## Action item
Of the lines in the data below, write out exactly those from the one holding "A liquid feed" through the one holding "A: z=0.372, K@349.7K=2.630, K@392.0K=3.766;", both included.

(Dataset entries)

══════

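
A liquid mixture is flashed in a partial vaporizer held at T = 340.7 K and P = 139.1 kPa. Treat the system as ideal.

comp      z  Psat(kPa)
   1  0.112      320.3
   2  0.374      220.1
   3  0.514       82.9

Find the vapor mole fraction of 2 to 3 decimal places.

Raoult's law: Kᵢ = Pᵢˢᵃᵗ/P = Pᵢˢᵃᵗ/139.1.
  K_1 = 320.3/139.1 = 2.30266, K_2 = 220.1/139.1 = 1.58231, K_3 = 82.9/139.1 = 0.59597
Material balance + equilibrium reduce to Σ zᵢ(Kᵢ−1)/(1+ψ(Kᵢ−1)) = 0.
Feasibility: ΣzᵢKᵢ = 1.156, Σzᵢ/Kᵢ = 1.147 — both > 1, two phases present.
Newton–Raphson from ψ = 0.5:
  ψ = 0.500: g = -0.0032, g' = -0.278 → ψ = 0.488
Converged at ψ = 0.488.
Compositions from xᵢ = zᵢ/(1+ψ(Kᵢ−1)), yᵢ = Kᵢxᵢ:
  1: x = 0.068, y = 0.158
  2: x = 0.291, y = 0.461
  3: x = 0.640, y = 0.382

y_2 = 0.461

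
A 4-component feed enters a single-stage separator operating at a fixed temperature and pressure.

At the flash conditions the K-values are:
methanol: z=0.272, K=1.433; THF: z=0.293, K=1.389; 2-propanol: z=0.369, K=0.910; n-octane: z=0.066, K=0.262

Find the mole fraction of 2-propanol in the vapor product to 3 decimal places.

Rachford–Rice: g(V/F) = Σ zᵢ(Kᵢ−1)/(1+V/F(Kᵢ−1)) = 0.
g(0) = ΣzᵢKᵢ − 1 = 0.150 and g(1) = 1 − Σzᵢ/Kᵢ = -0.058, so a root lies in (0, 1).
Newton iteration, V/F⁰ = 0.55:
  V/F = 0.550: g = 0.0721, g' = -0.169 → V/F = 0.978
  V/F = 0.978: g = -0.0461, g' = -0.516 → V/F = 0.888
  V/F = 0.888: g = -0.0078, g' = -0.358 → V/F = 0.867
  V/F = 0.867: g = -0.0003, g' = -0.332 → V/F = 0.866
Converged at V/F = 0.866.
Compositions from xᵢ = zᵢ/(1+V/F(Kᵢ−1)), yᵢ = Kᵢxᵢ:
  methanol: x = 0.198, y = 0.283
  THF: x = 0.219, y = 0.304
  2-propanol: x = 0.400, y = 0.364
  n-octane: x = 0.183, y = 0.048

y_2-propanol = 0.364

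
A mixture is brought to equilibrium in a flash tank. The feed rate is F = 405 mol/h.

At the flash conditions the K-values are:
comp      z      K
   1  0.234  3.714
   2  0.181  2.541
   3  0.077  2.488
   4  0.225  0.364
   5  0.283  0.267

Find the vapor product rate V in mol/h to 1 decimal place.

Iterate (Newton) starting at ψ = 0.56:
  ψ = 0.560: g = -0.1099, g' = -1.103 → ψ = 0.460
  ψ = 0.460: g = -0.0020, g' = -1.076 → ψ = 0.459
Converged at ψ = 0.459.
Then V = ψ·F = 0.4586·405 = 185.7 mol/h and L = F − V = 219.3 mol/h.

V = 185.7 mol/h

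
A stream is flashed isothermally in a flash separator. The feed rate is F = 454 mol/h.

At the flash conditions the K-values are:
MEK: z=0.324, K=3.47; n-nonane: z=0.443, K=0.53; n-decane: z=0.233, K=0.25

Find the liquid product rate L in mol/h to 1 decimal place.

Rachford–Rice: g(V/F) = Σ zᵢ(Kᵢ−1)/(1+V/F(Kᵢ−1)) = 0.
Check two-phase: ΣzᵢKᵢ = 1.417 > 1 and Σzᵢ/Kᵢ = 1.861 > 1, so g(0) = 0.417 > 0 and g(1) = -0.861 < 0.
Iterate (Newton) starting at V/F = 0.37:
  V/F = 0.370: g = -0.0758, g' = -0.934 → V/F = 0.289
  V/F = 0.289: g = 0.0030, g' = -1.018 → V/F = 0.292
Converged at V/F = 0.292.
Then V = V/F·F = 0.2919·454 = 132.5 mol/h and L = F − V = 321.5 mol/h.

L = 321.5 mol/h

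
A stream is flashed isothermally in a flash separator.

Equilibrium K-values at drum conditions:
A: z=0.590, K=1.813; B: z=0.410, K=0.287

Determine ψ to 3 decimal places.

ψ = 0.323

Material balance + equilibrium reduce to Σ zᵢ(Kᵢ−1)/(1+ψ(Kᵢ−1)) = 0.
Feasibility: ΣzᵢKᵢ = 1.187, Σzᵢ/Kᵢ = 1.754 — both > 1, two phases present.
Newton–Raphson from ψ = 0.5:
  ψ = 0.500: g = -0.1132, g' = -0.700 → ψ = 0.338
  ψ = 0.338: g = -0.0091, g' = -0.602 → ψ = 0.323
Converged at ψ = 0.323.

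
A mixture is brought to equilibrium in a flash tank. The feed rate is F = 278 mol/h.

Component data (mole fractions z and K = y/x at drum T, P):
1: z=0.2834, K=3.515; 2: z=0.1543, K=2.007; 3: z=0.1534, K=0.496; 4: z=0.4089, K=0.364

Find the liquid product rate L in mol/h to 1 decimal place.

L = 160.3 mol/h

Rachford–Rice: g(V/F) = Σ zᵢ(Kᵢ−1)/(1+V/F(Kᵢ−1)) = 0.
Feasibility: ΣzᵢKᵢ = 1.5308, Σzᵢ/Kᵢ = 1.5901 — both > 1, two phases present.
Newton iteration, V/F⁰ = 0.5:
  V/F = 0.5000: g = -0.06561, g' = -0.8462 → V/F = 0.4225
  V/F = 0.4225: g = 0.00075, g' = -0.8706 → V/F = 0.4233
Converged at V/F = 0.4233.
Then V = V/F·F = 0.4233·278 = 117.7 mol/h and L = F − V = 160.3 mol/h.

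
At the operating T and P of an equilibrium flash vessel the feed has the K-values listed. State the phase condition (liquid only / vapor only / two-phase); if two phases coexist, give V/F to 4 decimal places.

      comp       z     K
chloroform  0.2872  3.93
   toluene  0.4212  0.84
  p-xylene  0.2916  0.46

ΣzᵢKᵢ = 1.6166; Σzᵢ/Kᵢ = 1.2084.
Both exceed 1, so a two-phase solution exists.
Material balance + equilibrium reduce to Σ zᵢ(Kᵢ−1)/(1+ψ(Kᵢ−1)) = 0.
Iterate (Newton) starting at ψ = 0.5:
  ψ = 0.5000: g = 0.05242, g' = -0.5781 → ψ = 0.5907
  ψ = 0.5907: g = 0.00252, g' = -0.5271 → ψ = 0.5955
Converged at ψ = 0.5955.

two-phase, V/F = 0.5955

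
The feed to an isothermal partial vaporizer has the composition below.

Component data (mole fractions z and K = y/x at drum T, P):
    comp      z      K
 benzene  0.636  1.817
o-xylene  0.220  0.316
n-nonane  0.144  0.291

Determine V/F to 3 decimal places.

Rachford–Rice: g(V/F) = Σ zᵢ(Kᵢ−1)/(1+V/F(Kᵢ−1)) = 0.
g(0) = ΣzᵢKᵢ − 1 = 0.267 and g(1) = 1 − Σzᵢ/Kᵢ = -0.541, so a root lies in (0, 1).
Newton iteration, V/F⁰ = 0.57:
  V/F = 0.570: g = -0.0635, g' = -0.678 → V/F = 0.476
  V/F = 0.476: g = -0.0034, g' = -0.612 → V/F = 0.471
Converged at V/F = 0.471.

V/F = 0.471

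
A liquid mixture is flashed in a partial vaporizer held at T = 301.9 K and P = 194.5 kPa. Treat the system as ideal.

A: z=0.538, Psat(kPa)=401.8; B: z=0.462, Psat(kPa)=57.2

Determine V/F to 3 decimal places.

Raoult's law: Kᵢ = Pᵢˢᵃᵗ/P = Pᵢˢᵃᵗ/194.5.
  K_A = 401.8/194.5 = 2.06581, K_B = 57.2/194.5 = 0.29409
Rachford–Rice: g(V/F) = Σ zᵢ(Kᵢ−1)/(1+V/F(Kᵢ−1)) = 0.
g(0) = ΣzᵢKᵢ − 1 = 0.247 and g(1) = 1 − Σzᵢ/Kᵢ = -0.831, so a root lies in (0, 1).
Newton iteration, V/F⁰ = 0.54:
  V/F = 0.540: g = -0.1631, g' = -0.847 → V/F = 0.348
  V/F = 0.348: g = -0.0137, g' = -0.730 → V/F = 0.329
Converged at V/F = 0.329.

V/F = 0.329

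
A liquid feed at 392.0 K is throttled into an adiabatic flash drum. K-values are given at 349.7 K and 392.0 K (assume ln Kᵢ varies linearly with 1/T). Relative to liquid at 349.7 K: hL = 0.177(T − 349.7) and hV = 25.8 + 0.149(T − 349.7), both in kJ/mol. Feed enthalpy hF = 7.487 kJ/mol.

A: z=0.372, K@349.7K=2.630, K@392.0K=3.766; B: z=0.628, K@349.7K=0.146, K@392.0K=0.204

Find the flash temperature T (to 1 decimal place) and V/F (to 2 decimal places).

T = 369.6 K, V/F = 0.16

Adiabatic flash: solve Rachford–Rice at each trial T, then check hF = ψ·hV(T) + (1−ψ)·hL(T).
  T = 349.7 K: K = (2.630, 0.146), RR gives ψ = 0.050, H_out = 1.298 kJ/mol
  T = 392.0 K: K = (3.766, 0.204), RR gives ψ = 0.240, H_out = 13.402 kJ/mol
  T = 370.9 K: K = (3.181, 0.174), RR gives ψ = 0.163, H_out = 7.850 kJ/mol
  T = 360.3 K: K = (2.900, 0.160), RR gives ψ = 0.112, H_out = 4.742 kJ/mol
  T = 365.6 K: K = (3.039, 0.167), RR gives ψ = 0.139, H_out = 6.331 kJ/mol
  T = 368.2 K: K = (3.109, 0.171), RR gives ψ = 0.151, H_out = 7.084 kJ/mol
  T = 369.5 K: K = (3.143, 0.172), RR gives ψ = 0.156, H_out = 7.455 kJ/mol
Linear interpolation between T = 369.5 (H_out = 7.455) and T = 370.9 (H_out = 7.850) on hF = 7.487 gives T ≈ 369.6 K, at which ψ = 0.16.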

══════

## Task solution
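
A liquid feed at 392.0 K is throttled into an adiabatic flash drum. K-values are given at 349.7 K and 392.0 K (assume ln Kᵢ varies linearly with 1/T). Relative to liquid at 349.7 K: hL = 0.177(T − 349.7) and hV = 25.8 + 0.149(T − 349.7), both in kJ/mol. Feed enthalpy hF = 7.487 kJ/mol.

A: z=0.372, K@349.7K=2.630, K@392.0K=3.766; B: z=0.628, K@349.7K=0.146, K@392.0K=0.204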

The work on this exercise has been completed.